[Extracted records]

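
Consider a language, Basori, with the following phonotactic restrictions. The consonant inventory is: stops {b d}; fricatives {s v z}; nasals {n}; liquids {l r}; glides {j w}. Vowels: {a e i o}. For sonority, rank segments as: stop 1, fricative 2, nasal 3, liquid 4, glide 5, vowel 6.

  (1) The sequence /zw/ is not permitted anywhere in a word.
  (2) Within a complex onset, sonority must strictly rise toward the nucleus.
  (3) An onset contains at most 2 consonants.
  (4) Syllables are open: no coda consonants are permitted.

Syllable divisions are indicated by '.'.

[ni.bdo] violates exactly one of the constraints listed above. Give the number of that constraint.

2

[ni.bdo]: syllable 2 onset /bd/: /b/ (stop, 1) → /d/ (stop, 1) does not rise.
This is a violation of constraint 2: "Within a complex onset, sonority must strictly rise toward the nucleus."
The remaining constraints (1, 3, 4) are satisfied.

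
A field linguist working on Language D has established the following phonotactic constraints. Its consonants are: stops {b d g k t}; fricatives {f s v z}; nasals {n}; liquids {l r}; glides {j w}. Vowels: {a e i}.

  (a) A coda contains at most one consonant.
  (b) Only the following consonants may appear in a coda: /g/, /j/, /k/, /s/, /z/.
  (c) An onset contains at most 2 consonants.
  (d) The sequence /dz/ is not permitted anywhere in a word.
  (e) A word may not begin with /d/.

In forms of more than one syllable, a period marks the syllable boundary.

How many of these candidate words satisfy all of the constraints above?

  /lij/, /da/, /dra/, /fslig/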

==

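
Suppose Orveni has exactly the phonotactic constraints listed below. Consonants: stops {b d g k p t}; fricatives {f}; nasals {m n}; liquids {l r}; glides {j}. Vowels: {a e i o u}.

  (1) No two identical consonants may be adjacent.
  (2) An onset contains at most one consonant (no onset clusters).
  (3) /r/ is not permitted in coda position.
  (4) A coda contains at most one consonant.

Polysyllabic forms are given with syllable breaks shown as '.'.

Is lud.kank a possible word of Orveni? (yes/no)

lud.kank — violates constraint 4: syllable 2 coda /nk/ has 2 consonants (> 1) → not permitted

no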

---

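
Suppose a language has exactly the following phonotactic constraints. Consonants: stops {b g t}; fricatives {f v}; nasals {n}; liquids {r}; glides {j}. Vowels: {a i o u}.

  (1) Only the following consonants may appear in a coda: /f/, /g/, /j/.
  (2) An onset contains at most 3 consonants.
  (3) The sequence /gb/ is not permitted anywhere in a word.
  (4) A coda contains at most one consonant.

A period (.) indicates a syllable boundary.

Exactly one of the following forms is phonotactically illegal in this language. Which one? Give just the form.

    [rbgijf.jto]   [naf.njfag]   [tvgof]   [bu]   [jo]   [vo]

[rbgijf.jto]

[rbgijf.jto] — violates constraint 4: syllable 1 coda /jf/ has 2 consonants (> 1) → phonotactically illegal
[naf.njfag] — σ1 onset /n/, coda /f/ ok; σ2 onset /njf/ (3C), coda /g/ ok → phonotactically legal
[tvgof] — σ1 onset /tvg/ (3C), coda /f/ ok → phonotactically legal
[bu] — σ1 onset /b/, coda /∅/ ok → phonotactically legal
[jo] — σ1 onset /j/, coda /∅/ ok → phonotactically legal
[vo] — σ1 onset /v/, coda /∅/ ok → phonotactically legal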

### TASK ITEM
All that is wanted is the stretch of lines above from the one containing "(2) Within a" through the one containing "(e) A word may not begin with /d/.", duplicated exactly.

### WRITTEN SOLUTION
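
  (2) Within a complex onset, sonority must strictly rise toward the nucleus.
  (3) An onset contains at most 2 consonants.
  (4) Syllables are open: no coda consonants are permitted.

Syllable divisions are indicated by '.'.

[ni.bdo] violates exactly one of the constraints listed above. Give the number of that constraint.

2

[ni.bdo]: syllable 2 onset /bd/: /b/ (stop, 1) → /d/ (stop, 1) does not rise.
This is a violation of constraint 2: "Within a complex onset, sonority must strictly rise toward the nucleus."
The remaining constraints (1, 3, 4) are satisfied.

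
A field linguist working on Language D has established the following phonotactic constraints. Its consonants are: stops {b d g k t}; fricatives {f s v z}; nasals {n}; liquids {l r}; glides {j w}. Vowels: {a e i}.

  (a) A coda contains at most one consonant.
  (b) Only the following consonants may appear in a coda: /g/, /j/, /k/, /s/, /z/.
  (c) An onset contains at most 2 consonants.
  (d) The sequence /dz/ is not permitted anywhere in a word.
  (e) A word may not begin with /d/.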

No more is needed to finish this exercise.